• **Exercise prompt**
Check the records below line by line, and report how many lines include the string "have". No other words are needed.

┌──

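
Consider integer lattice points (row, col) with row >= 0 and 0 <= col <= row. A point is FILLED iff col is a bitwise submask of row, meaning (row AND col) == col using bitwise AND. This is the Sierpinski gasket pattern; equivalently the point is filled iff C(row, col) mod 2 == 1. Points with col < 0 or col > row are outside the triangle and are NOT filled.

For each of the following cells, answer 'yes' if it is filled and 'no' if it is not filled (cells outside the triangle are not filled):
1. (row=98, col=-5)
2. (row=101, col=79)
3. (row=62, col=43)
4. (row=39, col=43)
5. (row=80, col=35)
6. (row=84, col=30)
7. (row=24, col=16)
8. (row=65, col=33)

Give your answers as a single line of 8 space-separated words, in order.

(98,-5): col outside [0, 98] -> not filled
(101,79): row=0b1100101, col=0b1001111, row AND col = 0b1000101 = 69; 69 != 79 -> empty
(62,43): row=0b111110, col=0b101011, row AND col = 0b101010 = 42; 42 != 43 -> empty
(39,43): col outside [0, 39] -> not filled
(80,35): row=0b1010000, col=0b100011, row AND col = 0b0 = 0; 0 != 35 -> empty
(84,30): row=0b1010100, col=0b11110, row AND col = 0b10100 = 20; 20 != 30 -> empty
(24,16): row=0b11000, col=0b10000, row AND col = 0b10000 = 16; 16 == 16 -> filled
(65,33): row=0b1000001, col=0b100001, row AND col = 0b1 = 1; 1 != 33 -> empty

Answer: no no no no no no yes no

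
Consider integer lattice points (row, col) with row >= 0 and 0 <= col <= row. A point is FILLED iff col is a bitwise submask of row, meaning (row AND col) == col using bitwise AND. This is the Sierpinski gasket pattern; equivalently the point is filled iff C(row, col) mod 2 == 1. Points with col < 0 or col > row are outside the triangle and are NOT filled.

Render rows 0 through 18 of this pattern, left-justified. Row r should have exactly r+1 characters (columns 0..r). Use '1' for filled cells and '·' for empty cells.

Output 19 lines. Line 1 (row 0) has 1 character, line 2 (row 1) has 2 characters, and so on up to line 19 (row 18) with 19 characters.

Answer: 1
11
1·1
1111
1···1
11··11
1·1·1·1
11111111
1·······1
11······11
1·1·····1·1
1111····1111
1···1···1···1
11··11··11··11
1·1·1·1·1·1·1·1
1111111111111111
1···············1
11··············11
1·1·············1·1

Derivation:
r0=0: 1
r1=1: 11
r2=10: 1·1
r3=11: 1111
r4=100: 1···1
r5=101: 11··11
r6=110: 1·1·1·1
r7=111: 11111111
r8=1000: 1·······1
r9=1001: 11······11
r10=1010: 1·1·····1·1
r11=1011: 1111····1111
r12=1100: 1···1···1···1
r13=1101: 11··11··11··11
r14=1110: 1·1·1·1·1·1·1·1
r15=1111: 1111111111111111
r16=10000: 1···············1
r17=10001: 11··············11
r18=10010: 1·1·············1·1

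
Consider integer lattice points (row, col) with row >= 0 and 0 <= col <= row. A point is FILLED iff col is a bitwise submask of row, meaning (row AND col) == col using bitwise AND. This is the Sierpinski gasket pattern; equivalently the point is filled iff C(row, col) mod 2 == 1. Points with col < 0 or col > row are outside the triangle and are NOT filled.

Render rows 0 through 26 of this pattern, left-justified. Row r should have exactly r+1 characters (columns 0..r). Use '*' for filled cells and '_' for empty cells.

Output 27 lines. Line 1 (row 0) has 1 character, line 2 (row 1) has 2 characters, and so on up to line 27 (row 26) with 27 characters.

r0=0: *
r1=1: **
r2=10: *_*
r3=11: ****
r4=100: *___*
r5=101: **__**
r6=110: *_*_*_*
r7=111: ********
r8=1000: *_______*
r9=1001: **______**
r10=1010: *_*_____*_*
r11=1011: ****____****
r12=1100: *___*___*___*
r13=1101: **__**__**__**
r14=1110: *_*_*_*_*_*_*_*
r15=1111: ****************
r16=10000: *_______________*
r17=10001: **______________**
r18=10010: *_*_____________*_*
r19=10011: ****____________****
r20=10100: *___*___________*___*
r21=10101: **__**__________**__**
r22=10110: *_*_*_*_________*_*_*_*
r23=10111: ********________********
r24=11000: *_______*_______*_______*
r25=11001: **______**______**______**
r26=11010: *_*_____*_*_____*_*_____*_*

Answer: *
**
*_*
****
*___*
**__**
*_*_*_*
********
*_______*
**______**
*_*_____*_*
****____****
*___*___*___*
**__**__**__**
*_*_*_*_*_*_*_*
****************
*_______________*
**______________**
*_*_____________*_*
****____________****
*___*___________*___*
**__**__________**__**
*_*_*_*_________*_*_*_*
********________********
*_______*_______*_______*
**______**______**______**
*_*_____*_*_____*_*_____*_*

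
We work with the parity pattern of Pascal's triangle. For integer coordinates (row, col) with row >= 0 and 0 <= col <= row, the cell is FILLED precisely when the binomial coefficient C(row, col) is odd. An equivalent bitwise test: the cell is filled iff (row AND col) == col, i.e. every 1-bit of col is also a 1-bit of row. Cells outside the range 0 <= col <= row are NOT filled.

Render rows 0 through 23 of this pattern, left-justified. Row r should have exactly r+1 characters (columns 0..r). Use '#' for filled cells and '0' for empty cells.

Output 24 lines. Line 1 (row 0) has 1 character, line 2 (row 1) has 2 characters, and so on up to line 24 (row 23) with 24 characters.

r0=0: #
r1=1: ##
r2=10: #0#
r3=11: ####
r4=100: #000#
r5=101: ##00##
r6=110: #0#0#0#
r7=111: ########
r8=1000: #0000000#
r9=1001: ##000000##
r10=1010: #0#00000#0#
r11=1011: ####0000####
r12=1100: #000#000#000#
r13=1101: ##00##00##00##
r14=1110: #0#0#0#0#0#0#0#
r15=1111: ################
r16=10000: #000000000000000#
r17=10001: ##00000000000000##
r18=10010: #0#0000000000000#0#
r19=10011: ####000000000000####
r20=10100: #000#00000000000#000#
r21=10101: ##00##0000000000##00##
r22=10110: #0#0#0#000000000#0#0#0#
r23=10111: ########00000000########

Answer: #
##
#0#
####
#000#
##00##
#0#0#0#
########
#0000000#
##000000##
#0#00000#0#
####0000####
#000#000#000#
##00##00##00##
#0#0#0#0#0#0#0#
################
#000000000000000#
##00000000000000##
#0#0000000000000#0#
####000000000000####
#000#00000000000#000#
##00##0000000000##00##
#0#0#0#000000000#0#0#0#
########00000000########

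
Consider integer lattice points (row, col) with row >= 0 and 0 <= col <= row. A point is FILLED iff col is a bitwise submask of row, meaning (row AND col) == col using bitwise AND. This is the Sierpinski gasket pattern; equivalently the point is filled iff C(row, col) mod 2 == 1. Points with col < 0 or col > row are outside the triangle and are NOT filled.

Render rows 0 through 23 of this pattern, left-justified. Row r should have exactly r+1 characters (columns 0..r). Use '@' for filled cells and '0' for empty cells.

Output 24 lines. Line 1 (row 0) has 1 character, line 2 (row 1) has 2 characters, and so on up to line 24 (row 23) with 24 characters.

r0=0: @
r1=1: @@
r2=10: @0@
r3=11: @@@@
r4=100: @000@
r5=101: @@00@@
r6=110: @0@0@0@
r7=111: @@@@@@@@
r8=1000: @0000000@
r9=1001: @@000000@@
r10=1010: @0@00000@0@
r11=1011: @@@@0000@@@@
r12=1100: @000@000@000@
r13=1101: @@00@@00@@00@@
r14=1110: @0@0@0@0@0@0@0@
r15=1111: @@@@@@@@@@@@@@@@
r16=10000: @000000000000000@
r17=10001: @@00000000000000@@
r18=10010: @0@0000000000000@0@
r19=10011: @@@@000000000000@@@@
r20=10100: @000@00000000000@000@
r21=10101: @@00@@0000000000@@00@@
r22=10110: @0@0@0@000000000@0@0@0@
r23=10111: @@@@@@@@00000000@@@@@@@@

Answer: @
@@
@0@
@@@@
@000@
@@00@@
@0@0@0@
@@@@@@@@
@0000000@
@@000000@@
@0@00000@0@
@@@@0000@@@@
@000@000@000@
@@00@@00@@00@@
@0@0@0@0@0@0@0@
@@@@@@@@@@@@@@@@
@000000000000000@
@@00000000000000@@
@0@0000000000000@0@
@@@@000000000000@@@@
@000@00000000000@000@
@@00@@0000000000@@00@@
@0@0@0@000000000@0@0@0@
@@@@@@@@00000000@@@@@@@@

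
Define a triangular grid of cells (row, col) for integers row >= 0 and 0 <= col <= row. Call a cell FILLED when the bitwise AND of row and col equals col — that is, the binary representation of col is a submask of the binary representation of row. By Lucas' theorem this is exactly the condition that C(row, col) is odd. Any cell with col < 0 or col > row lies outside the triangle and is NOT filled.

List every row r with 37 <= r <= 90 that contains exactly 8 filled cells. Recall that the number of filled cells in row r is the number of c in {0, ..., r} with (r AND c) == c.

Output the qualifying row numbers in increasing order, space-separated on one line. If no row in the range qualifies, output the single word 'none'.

Answer: 37 38 41 42 44 49 50 52 56 67 69 70 73 74 76 81 82 84 88

Derivation:
Row r has 2^popcount(r) filled cells, so we need popcount(r) = log2(8) = 3.
Scan r = 37..90 and keep those with exactly 3 one-bits:
r=37=100101 popcount=3 -> KEEP
r=38=100110 popcount=3 -> KEEP
r=39=100111 popcount=4 -> skip
r=40=101000 popcount=2 -> skip
r=41=101001 popcount=3 -> KEEP
r=42=101010 popcount=3 -> KEEP
r=43=101011 popcount=4 -> skip
r=44=101100 popcount=3 -> KEEP
r=45=101101 popcount=4 -> skip
r=46=101110 popcount=4 -> skip
r=47=101111 popcount=5 -> skip
r=48=110000 popcount=2 -> skip
r=49=110001 popcount=3 -> KEEP
r=50=110010 popcount=3 -> KEEP
r=51=110011 popcount=4 -> skip
r=52=110100 popcount=3 -> KEEP
r=53=110101 popcount=4 -> skip
r=54=110110 popcount=4 -> skip
r=55=110111 popcount=5 -> skip
r=56=111000 popcount=3 -> KEEP
r=57=111001 popcount=4 -> skip
r=58=111010 popcount=4 -> skip
r=59=111011 popcount=5 -> skip
r=60=111100 popcount=4 -> skip
r=61=111101 popcount=5 -> skip
r=62=111110 popcount=5 -> skip
r=63=111111 popcount=6 -> skip
r=64=1000000 popcount=1 -> skip
r=65=1000001 popcount=2 -> skip
r=66=1000010 popcount=2 -> skip
r=67=1000011 popcount=3 -> KEEP
r=68=1000100 popcount=2 -> skip
r=69=1000101 popcount=3 -> KEEP
r=70=1000110 popcount=3 -> KEEP
r=71=1000111 popcount=4 -> skip
r=72=1001000 popcount=2 -> skip
r=73=1001001 popcount=3 -> KEEP
r=74=1001010 popcount=3 -> KEEP
r=75=1001011 popcount=4 -> skip
r=76=1001100 popcount=3 -> KEEP
r=77=1001101 popcount=4 -> skip
r=78=1001110 popcount=4 -> skip
r=79=1001111 popcount=5 -> skip
r=80=1010000 popcount=2 -> skip
r=81=1010001 popcount=3 -> KEEP
r=82=1010010 popcount=3 -> KEEP
r=83=1010011 popcount=4 -> skip
r=84=1010100 popcount=3 -> KEEP
r=85=1010101 popcount=4 -> skip
r=86=1010110 popcount=4 -> skip
r=87=1010111 popcount=5 -> skip
r=88=1011000 popcount=3 -> KEEP
r=89=1011001 popcount=4 -> skip
r=90=1011010 popcount=4 -> skip
Kept rows: 37 38 41 42 44 49 50 52 56 67 69 70 73 74 76 81 82 84 88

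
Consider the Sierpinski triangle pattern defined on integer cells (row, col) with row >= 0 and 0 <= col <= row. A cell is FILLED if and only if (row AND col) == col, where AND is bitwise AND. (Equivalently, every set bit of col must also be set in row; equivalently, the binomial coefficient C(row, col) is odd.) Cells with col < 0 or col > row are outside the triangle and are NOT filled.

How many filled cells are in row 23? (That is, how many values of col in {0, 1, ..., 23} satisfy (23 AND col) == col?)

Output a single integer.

Answer: 16

Derivation:
23 in binary = 10111
popcount(23) = number of 1-bits in 10111 = 4
A col c satisfies (23 AND c) == c iff every set bit of c is also set in 23; each of the 4 set bits of 23 can independently be on or off in c.
count = 2^4 = 16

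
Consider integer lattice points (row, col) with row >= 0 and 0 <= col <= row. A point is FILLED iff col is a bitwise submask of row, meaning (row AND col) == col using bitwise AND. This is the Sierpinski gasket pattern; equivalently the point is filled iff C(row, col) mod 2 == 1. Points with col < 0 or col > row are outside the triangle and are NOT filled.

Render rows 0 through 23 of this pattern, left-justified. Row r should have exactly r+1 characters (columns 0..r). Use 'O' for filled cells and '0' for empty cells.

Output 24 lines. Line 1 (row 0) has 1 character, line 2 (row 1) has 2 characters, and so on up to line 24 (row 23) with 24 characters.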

└──

• **Answer to this exercise**
5